● **PROBLEM TO WORK ON**: Return the data below exactly, stopping after the line with "1 0; 0 0 4]".
********************
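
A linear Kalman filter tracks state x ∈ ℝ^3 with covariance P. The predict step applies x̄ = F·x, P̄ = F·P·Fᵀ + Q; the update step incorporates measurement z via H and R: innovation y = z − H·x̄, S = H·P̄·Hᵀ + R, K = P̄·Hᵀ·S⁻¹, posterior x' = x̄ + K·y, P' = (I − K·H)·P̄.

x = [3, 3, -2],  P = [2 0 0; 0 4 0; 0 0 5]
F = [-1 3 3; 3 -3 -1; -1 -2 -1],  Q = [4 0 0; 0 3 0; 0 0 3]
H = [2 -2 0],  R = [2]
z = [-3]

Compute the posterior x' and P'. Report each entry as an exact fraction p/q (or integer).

x̄ = F·x = [0, 2, -7]
P̄ = F·P·Fᵀ + Q = [87 -57 -37; -57 62 23; -37 23 26]
y = z − H·x̄ = [1]
S = H·P̄·Hᵀ + R = [1054]
K = P̄·Hᵀ·S⁻¹ = [144/527; -7/31; -60/527]
x' = x̄ + K·y = [144/527, 55/31, -3749/527]
P' = (I − K·H)·P̄ = [4377/527 249/31 -2219/527; 249/31 256/31 -127/31; -2219/527 -127/31 6502/527]

x' = [144/527, 55/31, -3749/527]
P' = [4377/527 249/31 -2219/527; 249/31 256/31 -127/31; -2219/527 -127/31 6502/527]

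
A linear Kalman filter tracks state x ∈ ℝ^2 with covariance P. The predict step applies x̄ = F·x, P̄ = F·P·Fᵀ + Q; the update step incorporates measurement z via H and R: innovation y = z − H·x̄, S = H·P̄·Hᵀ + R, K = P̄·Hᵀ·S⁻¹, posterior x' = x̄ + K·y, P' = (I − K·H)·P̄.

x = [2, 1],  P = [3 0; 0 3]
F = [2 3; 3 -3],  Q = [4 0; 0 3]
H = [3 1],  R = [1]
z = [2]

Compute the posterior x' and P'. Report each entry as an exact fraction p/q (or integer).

x' = [97/391, 513/391]
P' = [2413/391 -7119/391; -7119/391 21387/391]

x̄ = F·x = [7, 3]
P̄ = F·P·Fᵀ + Q = [43 -9; -9 57]
y = z − H·x̄ = [-22]
S = H·P̄·Hᵀ + R = [391]
K = P̄·Hᵀ·S⁻¹ = [120/391; 30/391]
x' = x̄ + K·y = [97/391, 513/391]
P' = (I − K·H)·P̄ = [2413/391 -7119/391; -7119/391 21387/391]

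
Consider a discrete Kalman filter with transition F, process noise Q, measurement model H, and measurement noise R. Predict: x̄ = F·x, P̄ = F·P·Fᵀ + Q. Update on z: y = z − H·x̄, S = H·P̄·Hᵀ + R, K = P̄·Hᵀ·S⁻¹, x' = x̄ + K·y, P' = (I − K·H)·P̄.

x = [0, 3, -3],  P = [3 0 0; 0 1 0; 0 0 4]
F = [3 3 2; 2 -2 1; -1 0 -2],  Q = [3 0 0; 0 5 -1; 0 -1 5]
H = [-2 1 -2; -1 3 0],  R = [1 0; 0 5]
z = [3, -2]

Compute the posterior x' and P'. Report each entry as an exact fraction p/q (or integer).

x̄ = F·x = [3, -9, 6]
P̄ = F·P·Fᵀ + Q = [55 20 -25; 20 25 -15; -25 -15 24]
y = z − H·x̄ = [30, 28]
S = H·P̄·Hᵀ + R = [122 85; 85 165]
K = P̄·Hᵀ·S⁻¹ = [-1405/2581 802/2581; -440/2581 1087/2581; -1/29 -3/29]
x' = x̄ + K·y = [-11951/2581, -5993/2581, 60/29]
P' = (I − K·H)·P̄ = [81745/2581 28585/2581 -750/29; 28585/2581 11340/2581 -255/29; -750/29 -255/29 623/29]

x' = [-11951/2581, -5993/2581, 60/29]
P' = [81745/2581 28585/2581 -750/29; 28585/2581 11340/2581 -255/29; -750/29 -255/29 623/29]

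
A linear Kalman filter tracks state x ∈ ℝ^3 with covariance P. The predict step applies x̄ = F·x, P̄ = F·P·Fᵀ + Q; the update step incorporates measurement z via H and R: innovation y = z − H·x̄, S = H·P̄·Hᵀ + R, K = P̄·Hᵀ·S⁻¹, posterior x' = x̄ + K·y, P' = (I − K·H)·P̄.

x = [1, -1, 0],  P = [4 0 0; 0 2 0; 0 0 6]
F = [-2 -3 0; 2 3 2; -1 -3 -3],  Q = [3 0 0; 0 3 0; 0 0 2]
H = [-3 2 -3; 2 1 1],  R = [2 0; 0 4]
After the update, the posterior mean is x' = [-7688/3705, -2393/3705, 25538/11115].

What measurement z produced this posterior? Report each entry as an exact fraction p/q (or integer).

x̄ = F·x = [1, -1, 2]
P̄ = F·P·Fᵀ + Q = [37 -34 26; -34 61 -62; 26 -62 78]
S = H·P̄·Hᵀ + R = [2901 -540; -540 135]
K = P̄·Hᵀ·S⁻¹ = [7/741 5854/11115; 134/741 2359/11115; -164/741 -12724/33345]
x' − x̄ = [-11393/3705, 1312/3705, 3308/11115] = K·y
y = (KᵀK)⁻¹·Kᵀ·(x' − x̄) = [9, -6]
z = y + H·x̄ = [9, -6] + [-11, 3] = [-2, -3]

z = [-2, -3]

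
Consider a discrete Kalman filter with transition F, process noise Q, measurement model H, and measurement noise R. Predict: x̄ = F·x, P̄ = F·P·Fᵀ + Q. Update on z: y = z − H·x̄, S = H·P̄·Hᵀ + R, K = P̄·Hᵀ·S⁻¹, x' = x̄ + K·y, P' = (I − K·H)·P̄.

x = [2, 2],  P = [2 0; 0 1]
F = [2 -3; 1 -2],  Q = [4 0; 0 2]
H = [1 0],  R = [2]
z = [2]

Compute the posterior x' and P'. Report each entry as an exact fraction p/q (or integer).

x̄ = F·x = [-2, -2]
P̄ = F·P·Fᵀ + Q = [21 10; 10 8]
y = z − H·x̄ = [4]
S = H·P̄·Hᵀ + R = [23]
K = P̄·Hᵀ·S⁻¹ = [21/23; 10/23]
x' = x̄ + K·y = [38/23, -6/23]
P' = (I − K·H)·P̄ = [42/23 20/23; 20/23 84/23]

x' = [38/23, -6/23]
P' = [42/23 20/23; 20/23 84/23]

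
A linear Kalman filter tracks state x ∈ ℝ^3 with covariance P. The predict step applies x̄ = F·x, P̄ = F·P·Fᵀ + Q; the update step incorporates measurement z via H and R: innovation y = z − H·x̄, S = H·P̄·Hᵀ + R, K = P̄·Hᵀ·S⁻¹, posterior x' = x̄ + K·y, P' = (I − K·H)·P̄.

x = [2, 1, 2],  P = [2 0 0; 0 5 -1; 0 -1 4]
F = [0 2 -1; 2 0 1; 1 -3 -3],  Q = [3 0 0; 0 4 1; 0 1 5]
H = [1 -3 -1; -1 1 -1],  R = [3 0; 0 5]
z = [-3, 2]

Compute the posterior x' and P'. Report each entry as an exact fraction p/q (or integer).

x' = [91444/30799, 88132/30799, -79220/30799]
P' = [471113/30799 226162/30799 -226171/30799; 226162/30799 123344/30799 -130268/30799; -226171/30799 -130268/30799 196418/30799]

x̄ = F·x = [0, 6, -7]
P̄ = F·P·Fᵀ + Q = [31 -6 -15; -6 16 -4; -15 -4 70]
y = z − H·x̄ = [8, -11]
S = H·P̄·Hᵀ + R = [290 -41; -41 112]
K = P̄·Hᵀ·S⁻¹ = [6266/30799 -3756/30799; -4534/30799 5490/30799; -10595/30799 -20103/30799]
x' = x̄ + K·y = [91444/30799, 88132/30799, -79220/30799]
P' = (I − K·H)·P̄ = [471113/30799 226162/30799 -226171/30799; 226162/30799 123344/30799 -130268/30799; -226171/30799 -130268/30799 196418/30799]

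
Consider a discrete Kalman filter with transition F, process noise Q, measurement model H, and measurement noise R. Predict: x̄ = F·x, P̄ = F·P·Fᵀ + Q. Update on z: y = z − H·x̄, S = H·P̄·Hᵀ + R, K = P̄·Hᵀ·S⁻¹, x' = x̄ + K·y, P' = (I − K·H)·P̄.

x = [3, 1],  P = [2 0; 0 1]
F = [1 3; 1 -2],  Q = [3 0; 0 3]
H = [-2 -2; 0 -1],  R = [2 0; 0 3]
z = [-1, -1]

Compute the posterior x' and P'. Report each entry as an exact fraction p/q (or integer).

x̄ = F·x = [6, 1]
P̄ = F·P·Fᵀ + Q = [14 -4; -4 9]
y = z − H·x̄ = [13, 0]
S = H·P̄·Hᵀ + R = [62 10; 10 12]
K = P̄·Hᵀ·S⁻¹ = [-10/23 16/23; -15/322 -229/322]
x' = x̄ + K·y = [8/23, 127/322]
P' = (I − K·H)·P̄ = [58/23 -48/23; -48/23 687/322]

x' = [8/23, 127/322]
P' = [58/23 -48/23; -48/23 687/322]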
********************
● **OUTPUT OF THE TASK**:
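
A linear Kalman filter tracks state x ∈ ℝ^3 with covariance P. The predict step applies x̄ = F·x, P̄ = F·P·Fᵀ + Q; the update step incorporates measurement z via H and R: innovation y = z − H·x̄, S = H·P̄·Hᵀ + R, K = P̄·Hᵀ·S⁻¹, posterior x' = x̄ + K·y, P' = (I − K·H)·P̄.

x = [3, 3, -2],  P = [2 0 0; 0 4 0; 0 0 5]
F = [-1 3 3; 3 -3 -1; -1 -2 -1],  Q = [4 0 0; 0 3 0; 0 0 3]
H = [2 -2 0],  R = [2]
z = [-3]

Compute the posterior x' and P'. Report each entry as an exact fraction p/q (or integer).

x̄ = F·x = [0, 2, -7]
P̄ = F·P·Fᵀ + Q = [87 -57 -37; -57 62 23; -37 23 26]
y = z − H·x̄ = [1]
S = H·P̄·Hᵀ + R = [1054]
K = P̄·Hᵀ·S⁻¹ = [144/527; -7/31; -60/527]
x' = x̄ + K·y = [144/527, 55/31, -3749/527]
P' = (I − K·H)·P̄ = [4377/527 249/31 -2219/527; 249/31 256/31 -127/31; -2219/527 -127/31 6502/527]

x' = [144/527, 55/31, -3749/527]
P' = [4377/527 249/31 -2219/527; 249/31 256/31 -127/31; -2219/527 -127/31 6502/527]

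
A linear Kalman filter tracks state x ∈ ℝ^2 with covariance P. The predict step applies x̄ = F·x, P̄ = F·P·Fᵀ + Q; the update step incorporates measurement z via H and R: innovation y = z − H·x̄, S = H·P̄·Hᵀ + R, K = P̄·Hᵀ·S⁻¹, posterior x' = x̄ + K·y, P' = (I − K·H)·P̄.

x = [2, 1],  P = [3 0; 0 3]
F = [2 3; 3 -3],  Q = [4 0; 0 3]
H = [3 1],  R = [1]
z = [2]

Compute the posterior x' and P'. Report each entry as an exact fraction p/q (or integer).

x' = [97/391, 513/391]
P' = [2413/391 -7119/391; -7119/391 21387/391]

x̄ = F·x = [7, 3]
P̄ = F·P·Fᵀ + Q = [43 -9; -9 57]
y = z − H·x̄ = [-22]
S = H·P̄·Hᵀ + R = [391]
K = P̄·Hᵀ·S⁻¹ = [120/391; 30/391]
x' = x̄ + K·y = [97/391, 513/391]
P' = (I − K·H)·P̄ = [2413/391 -7119/391; -7119/391 21387/391]

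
Consider a discrete Kalman filter with transition F, process noise Q, measurement model H, and measurement noise R. Predict: x̄ = F·x, P̄ = F·P·Fᵀ + Q. Update on z: y = z − H·x̄, S = H·P̄·Hᵀ + R, K = P̄·Hᵀ·S⁻¹, x' = x̄ + K·y, P' = (I − K·H)·P̄.

x = [0, 3, -3],  P = [3 0 0; 0 1 0; 0 0 4]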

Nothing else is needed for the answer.